• Required action: Print the records below exactly; all of them are needed.
(Data section)
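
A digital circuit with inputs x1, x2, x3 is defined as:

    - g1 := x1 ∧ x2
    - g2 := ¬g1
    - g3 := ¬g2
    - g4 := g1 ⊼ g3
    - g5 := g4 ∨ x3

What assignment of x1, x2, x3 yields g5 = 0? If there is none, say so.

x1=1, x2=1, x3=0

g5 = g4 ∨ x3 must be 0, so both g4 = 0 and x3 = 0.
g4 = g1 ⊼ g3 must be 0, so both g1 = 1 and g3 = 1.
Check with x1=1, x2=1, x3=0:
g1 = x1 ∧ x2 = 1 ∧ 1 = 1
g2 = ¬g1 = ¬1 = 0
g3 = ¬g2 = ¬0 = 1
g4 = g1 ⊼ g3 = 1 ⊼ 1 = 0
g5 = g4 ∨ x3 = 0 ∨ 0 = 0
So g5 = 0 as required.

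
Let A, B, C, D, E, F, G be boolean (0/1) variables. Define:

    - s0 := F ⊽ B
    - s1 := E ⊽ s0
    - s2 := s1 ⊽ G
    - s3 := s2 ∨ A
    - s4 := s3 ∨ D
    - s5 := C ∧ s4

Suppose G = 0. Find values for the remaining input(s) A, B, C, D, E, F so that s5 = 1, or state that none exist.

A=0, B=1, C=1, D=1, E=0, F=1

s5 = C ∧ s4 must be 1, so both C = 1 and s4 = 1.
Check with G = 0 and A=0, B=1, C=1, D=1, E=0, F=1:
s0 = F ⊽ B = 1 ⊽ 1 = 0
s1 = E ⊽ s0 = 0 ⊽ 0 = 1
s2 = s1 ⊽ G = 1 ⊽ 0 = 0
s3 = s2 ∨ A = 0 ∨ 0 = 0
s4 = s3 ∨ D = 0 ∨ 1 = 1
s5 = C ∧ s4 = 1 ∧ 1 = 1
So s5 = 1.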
(End Data section)
• Your solution:
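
A digital circuit with inputs x1, x2, x3 is defined as:

    - g1 := x1 ∧ x2
    - g2 := ¬g1
    - g3 := ¬g2
    - g4 := g1 ⊼ g3
    - g5 := g4 ∨ x3

What assignment of x1, x2, x3 yields g5 = 0? If there is none, say so.

x1=1, x2=1, x3=0

g5 = g4 ∨ x3 must be 0, so both g4 = 0 and x3 = 0.
g4 = g1 ⊼ g3 must be 0, so both g1 = 1 and g3 = 1.
Check with x1=1, x2=1, x3=0:
g1 = x1 ∧ x2 = 1 ∧ 1 = 1
g2 = ¬g1 = ¬1 = 0
g3 = ¬g2 = ¬0 = 1
g4 = g1 ⊼ g3 = 1 ⊼ 1 = 0
g5 = g4 ∨ x3 = 0 ∨ 0 = 0
So g5 = 0 as required.

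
Let A, B, C, D, E, F, G be boolean (0/1) variables. Define:

    - s0 := F ⊽ B
    - s1 := E ⊽ s0
    - s2 := s1 ⊽ G
    - s3 := s2 ∨ A
    - s4 := s3 ∨ D
    - s5 := C ∧ s4

Suppose G = 0. Find values for the remaining input(s) A, B, C, D, E, F so that s5 = 1, or state that none exist.

A=0, B=1, C=1, D=1, E=0, F=1

s5 = C ∧ s4 must be 1, so both C = 1 and s4 = 1.
Check with G = 0 and A=0, B=1, C=1, D=1, E=0, F=1:
s0 = F ⊽ B = 1 ⊽ 1 = 0
s1 = E ⊽ s0 = 0 ⊽ 0 = 1
s2 = s1 ⊽ G = 1 ⊽ 0 = 0
s3 = s2 ∨ A = 0 ∨ 0 = 0
s4 = s3 ∨ D = 0 ∨ 1 = 1
s5 = C ∧ s4 = 1 ∧ 1 = 1
So s5 = 1.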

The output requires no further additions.